Task brief: Word for word, repeat all of the entries below.

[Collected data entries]
↓↓↓

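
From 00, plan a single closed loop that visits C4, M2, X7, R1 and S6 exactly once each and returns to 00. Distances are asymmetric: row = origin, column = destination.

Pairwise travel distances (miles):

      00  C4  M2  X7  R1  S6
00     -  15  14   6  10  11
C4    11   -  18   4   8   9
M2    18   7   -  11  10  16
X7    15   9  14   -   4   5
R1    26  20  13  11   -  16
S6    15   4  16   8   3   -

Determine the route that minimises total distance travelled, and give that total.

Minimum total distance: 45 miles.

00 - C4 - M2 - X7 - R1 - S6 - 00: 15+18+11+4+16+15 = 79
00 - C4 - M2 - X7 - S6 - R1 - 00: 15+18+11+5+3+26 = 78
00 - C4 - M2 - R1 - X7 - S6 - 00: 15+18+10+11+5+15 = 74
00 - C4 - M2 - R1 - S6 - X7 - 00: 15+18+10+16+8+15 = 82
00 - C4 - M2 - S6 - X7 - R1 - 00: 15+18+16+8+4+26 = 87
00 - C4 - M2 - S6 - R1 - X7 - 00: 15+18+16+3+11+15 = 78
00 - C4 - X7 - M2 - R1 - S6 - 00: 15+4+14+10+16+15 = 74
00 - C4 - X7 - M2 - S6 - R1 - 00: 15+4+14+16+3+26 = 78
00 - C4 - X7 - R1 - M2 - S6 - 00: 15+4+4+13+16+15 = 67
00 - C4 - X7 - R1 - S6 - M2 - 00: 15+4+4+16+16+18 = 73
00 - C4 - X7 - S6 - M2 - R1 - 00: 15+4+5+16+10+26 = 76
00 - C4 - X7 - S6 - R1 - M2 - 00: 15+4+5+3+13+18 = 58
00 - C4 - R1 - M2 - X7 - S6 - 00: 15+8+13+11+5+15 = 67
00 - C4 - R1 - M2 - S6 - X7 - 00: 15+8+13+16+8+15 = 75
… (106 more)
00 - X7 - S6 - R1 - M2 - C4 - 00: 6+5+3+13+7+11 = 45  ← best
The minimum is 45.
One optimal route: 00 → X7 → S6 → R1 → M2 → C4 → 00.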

↑↑↑

Solution:
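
From 00, plan a single closed loop that visits C4, M2, X7, R1 and S6 exactly once each and returns to 00. Distances are asymmetric: row = origin, column = destination.

Pairwise travel distances (miles):

      00  C4  M2  X7  R1  S6
00     -  15  14   6  10  11
C4    11   -  18   4   8   9
M2    18   7   -  11  10  16
X7    15   9  14   -   4   5
R1    26  20  13  11   -  16
S6    15   4  16   8   3   -

Determine the route that minimises total distance travelled, and give that total.

Minimum total distance: 45 miles.

00 - C4 - M2 - X7 - R1 - S6 - 00: 15+18+11+4+16+15 = 79
00 - C4 - M2 - X7 - S6 - R1 - 00: 15+18+11+5+3+26 = 78
00 - C4 - M2 - R1 - X7 - S6 - 00: 15+18+10+11+5+15 = 74
00 - C4 - M2 - R1 - S6 - X7 - 00: 15+18+10+16+8+15 = 82
00 - C4 - M2 - S6 - X7 - R1 - 00: 15+18+16+8+4+26 = 87
00 - C4 - M2 - S6 - R1 - X7 - 00: 15+18+16+3+11+15 = 78
00 - C4 - X7 - M2 - R1 - S6 - 00: 15+4+14+10+16+15 = 74
00 - C4 - X7 - M2 - S6 - R1 - 00: 15+4+14+16+3+26 = 78
00 - C4 - X7 - R1 - M2 - S6 - 00: 15+4+4+13+16+15 = 67
00 - C4 - X7 - R1 - S6 - M2 - 00: 15+4+4+16+16+18 = 73
00 - C4 - X7 - S6 - M2 - R1 - 00: 15+4+5+16+10+26 = 76
00 - C4 - X7 - S6 - R1 - M2 - 00: 15+4+5+3+13+18 = 58
00 - C4 - R1 - M2 - X7 - S6 - 00: 15+8+13+11+5+15 = 67
00 - C4 - R1 - M2 - S6 - X7 - 00: 15+8+13+16+8+15 = 75
… (106 more)
00 - X7 - S6 - R1 - M2 - C4 - 00: 6+5+3+13+7+11 = 45  ← best
The minimum is 45.
One optimal route: 00 → X7 → S6 → R1 → M2 → C4 → 00.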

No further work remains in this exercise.